WHAT YOU WILL DO:
Would you reproduce the entries that follow exactly as they appear?

Entries taken from a collection:
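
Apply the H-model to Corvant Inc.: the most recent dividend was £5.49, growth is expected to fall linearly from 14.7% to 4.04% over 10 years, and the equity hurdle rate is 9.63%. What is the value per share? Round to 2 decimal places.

£154.53

H-model: P₀ = D₀[(1+g_L) + H(g_S−g_L)]/(r−g_L), with H = 10/2 = 5.
P₀ = 5.49 × [(1+0.0404) + 5×(0.147−0.0404)] / (0.0963−0.0404)
   = 5.49 × 1.5734 / 0.0559 = 154.5253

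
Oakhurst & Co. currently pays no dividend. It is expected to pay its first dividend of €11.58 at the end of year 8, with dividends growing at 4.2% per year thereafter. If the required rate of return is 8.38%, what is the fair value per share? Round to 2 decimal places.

Deferred-dividend DDM. At t=7 the remaining stream is a growing perpetuity with first payment D_8 = 11.58.
V_7 = D_8/(r−g) = 11.58/(0.0838−0.042) = 277.0335
P₀ = V_7/(1+r)^7 = 277.0335/(1+0.0838)^7 = 157.7205

€157.72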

TASK ANSWER:
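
Apply the H-model to Corvant Inc.: the most recent dividend was £5.49, growth is expected to fall linearly from 14.7% to 4.04% over 10 years, and the equity hurdle rate is 9.63%. What is the value per share? Round to 2 decimal places.

£154.53

H-model: P₀ = D₀[(1+g_L) + H(g_S−g_L)]/(r−g_L), with H = 10/2 = 5.
P₀ = 5.49 × [(1+0.0404) + 5×(0.147−0.0404)] / (0.0963−0.0404)
   = 5.49 × 1.5734 / 0.0559 = 154.5253

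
Oakhurst & Co. currently pays no dividend. It is expected to pay its first dividend of €11.58 at the end of year 8, with dividends growing at 4.2% per year thereafter. If the required rate of return is 8.38%, what is the fair value per share? Round to 2 decimal places.

Deferred-dividend DDM. At t=7 the remaining stream is a growing perpetuity with first payment D_8 = 11.58.
V_7 = D_8/(r−g) = 11.58/(0.0838−0.042) = 277.0335
P₀ = V_7/(1+r)^7 = 277.0335/(1+0.0838)^7 = 157.7205

€157.72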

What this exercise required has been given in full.